(Stored entries)
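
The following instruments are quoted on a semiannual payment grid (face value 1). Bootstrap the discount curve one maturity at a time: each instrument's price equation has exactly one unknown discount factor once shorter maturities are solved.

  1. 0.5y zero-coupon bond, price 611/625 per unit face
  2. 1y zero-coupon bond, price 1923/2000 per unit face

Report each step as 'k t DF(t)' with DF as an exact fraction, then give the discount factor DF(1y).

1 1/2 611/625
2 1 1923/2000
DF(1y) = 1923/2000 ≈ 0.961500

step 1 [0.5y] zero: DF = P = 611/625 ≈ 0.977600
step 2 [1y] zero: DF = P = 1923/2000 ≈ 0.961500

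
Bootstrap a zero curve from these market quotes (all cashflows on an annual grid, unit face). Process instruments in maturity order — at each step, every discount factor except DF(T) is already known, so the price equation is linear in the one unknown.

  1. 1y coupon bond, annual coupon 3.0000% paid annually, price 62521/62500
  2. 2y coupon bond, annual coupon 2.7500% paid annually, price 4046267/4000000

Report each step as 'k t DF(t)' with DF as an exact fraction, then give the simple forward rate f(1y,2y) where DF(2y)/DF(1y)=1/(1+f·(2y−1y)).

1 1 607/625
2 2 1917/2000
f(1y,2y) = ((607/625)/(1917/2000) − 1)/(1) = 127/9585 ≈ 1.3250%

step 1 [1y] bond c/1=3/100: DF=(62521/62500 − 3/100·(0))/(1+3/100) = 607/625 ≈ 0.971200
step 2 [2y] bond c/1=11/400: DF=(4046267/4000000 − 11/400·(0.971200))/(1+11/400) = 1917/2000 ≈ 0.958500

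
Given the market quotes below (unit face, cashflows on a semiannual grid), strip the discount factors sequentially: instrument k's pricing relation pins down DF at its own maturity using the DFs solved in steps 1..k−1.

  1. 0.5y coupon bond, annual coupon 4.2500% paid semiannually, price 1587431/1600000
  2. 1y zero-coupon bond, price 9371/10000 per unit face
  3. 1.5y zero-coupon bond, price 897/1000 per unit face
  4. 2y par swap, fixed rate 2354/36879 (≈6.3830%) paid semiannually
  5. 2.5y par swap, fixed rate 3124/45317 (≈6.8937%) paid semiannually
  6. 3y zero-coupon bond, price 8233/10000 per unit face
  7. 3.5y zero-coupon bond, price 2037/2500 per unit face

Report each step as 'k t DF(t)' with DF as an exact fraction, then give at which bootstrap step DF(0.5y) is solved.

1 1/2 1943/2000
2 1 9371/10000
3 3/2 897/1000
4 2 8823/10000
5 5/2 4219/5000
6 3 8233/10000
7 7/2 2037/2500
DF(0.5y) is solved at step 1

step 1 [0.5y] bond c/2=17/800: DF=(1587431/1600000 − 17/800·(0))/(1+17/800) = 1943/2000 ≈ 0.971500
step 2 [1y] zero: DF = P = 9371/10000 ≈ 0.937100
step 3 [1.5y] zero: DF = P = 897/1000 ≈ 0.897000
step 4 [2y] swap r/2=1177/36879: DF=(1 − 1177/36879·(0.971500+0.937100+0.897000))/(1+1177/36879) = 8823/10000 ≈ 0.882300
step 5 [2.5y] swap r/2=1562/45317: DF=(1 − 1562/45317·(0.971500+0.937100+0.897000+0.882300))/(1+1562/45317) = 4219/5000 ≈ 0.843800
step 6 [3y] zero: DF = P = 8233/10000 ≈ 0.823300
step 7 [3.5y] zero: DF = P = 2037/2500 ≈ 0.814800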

---

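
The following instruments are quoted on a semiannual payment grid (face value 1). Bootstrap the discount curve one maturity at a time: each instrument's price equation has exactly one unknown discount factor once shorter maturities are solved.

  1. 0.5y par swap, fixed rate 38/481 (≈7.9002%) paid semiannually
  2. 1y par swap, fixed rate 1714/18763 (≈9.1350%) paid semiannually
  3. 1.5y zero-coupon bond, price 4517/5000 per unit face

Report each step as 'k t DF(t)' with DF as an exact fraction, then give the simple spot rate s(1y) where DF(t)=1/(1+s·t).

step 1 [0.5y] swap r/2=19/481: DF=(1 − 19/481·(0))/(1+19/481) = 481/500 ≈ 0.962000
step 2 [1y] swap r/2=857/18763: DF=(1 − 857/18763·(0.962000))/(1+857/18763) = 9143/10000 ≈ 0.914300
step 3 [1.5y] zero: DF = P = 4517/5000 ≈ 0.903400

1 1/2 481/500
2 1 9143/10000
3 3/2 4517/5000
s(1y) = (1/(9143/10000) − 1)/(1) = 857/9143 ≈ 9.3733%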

THE TASK:
If a line in the records holds the string "coupon", count it, and give only the total.

SOLUTION:
10